» **Problem to solve**
Taking the line that contains "Two cloud-compute providers, Borealis" as the first, copy each line exactly up to and including the last line below.

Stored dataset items
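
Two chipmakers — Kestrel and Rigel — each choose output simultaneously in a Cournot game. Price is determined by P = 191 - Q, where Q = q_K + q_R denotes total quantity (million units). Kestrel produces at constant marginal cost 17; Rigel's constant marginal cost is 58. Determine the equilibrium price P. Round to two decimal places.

88.67

Kestrel's profit: π_K = (191 - Q)q_K - (17q_K). Setting ∂π_K/∂q_K = 0: 174 - 2q_K - (q_R) = 0.
Rigel's first-order condition: 133 - 2q_R - (q_K) = 0.
So q_K = (174 - q_R)/2 and q_R = (133 - q_K)/2.
Solving the pair: q_K = 215/3, q_R = 92/3.
Total output Q = 307/3, so price P = 191 - 307/3 = 266/3.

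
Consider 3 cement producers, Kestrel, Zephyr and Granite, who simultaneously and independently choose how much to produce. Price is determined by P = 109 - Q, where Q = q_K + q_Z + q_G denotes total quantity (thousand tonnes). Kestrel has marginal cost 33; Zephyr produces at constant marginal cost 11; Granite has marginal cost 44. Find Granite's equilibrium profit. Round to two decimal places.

27.56

Kestrel's profit: π_K = (109 - Q)q_K - (33q_K). Setting ∂π_K/∂q_K = 0: 76 - 2q_K - (q_Z + q_G) = 0.
Zephyr's profit: π_Z = (109 - Q)q_Z - (11q_Z). Setting ∂π_Z/∂q_Z = 0: 98 - 2q_Z - (q_K + q_G) = 0.
Granite's profit: π_G = (109 - Q)q_G - (44q_G). Setting ∂π_G/∂q_G = 0: 65 - 2q_G - (q_K + q_Z) = 0.
Adding the 3 first-order conditions: 239 − 4Q = 0, so Q = 239/4.
Back-substituting: q_K = (76 − 239/4) = 65/4, q_Z = (98 − 239/4) = 153/4, q_G = (65 − 239/4) = 21/4.
Price P = 109 - 239/4 = 197/4.
Granite's profit: (197/4 - 44)·(21/4) = 441/16.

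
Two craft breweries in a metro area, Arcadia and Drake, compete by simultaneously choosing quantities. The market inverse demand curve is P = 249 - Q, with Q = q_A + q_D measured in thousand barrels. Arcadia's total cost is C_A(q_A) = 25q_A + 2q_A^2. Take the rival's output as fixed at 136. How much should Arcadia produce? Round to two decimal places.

14.67

With the rival's output fixed at 136, Arcadia's profit is π_A = (249 - 136 - q_A)q_A - (25q_A + 2q_A²) = (113 - q_A)q_A - (25q_A + 2q_A²).
∂π_A/∂q_A = 88 - 6q_A = 0, so q_A = 44/3.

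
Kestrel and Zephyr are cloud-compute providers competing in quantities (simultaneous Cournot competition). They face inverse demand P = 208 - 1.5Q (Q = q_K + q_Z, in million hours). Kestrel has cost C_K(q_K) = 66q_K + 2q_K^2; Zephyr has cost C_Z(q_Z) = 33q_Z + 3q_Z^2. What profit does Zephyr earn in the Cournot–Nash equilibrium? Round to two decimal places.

Kestrel's profit: π_K = (208 - 1.5Q)q_K - (66q_K + 2q_K²). Setting ∂π_K/∂q_K = 0: 142 - 7q_K - (3/2)(q_Z) = 0.
Zephyr's first-order condition: 175 - 9q_Z - (3/2)(q_K) = 0.
Rearranging gives the reaction functions q_K = (142 - (3/2)q_Z)/7 and q_Z = (175 - (3/2)q_K)/9.
Substituting one into the other gives q_K = 1354/81 and q_Z = 16.6584.
Price P = 208 - (3/2)·33.3745 = 157.9383.
Zephyr's profit: 157.9383·16.6584 - 33·16.6584 - 3·16.6584² = 1248.7657.

1248.77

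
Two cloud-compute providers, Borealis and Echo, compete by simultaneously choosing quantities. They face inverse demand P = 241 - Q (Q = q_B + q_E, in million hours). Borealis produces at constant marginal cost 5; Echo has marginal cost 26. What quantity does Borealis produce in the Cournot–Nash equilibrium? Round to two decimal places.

85.67

Borealis's profit: π_B = (241 - Q)q_B - (5q_B). Setting ∂π_B/∂q_B = 0: 236 - 2q_B - (q_E) = 0.
Echo's profit: π_E = (241 - Q)q_E - (26q_E). Setting ∂π_E/∂q_E = 0: 215 - 2q_E - (q_B) = 0.
So q_B = (236 - q_E)/2 and q_E = (215 - q_B)/2.
Substituting one into the other gives q_B = 257/3 and q_E = 194/3.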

» **Answer**
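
Two cloud-compute providers, Borealis and Echo, compete by simultaneously choosing quantities. They face inverse demand P = 241 - Q (Q = q_B + q_E, in million hours). Borealis produces at constant marginal cost 5; Echo has marginal cost 26. What quantity does Borealis produce in the Cournot–Nash equilibrium? Round to two decimal places.

85.67

Borealis's profit: π_B = (241 - Q)q_B - (5q_B). Setting ∂π_B/∂q_B = 0: 236 - 2q_B - (q_E) = 0.
Echo's profit: π_E = (241 - Q)q_E - (26q_E). Setting ∂π_E/∂q_E = 0: 215 - 2q_E - (q_B) = 0.
So q_B = (236 - q_E)/2 and q_E = (215 - q_B)/2.
Substituting one into the other gives q_B = 257/3 and q_E = 194/3.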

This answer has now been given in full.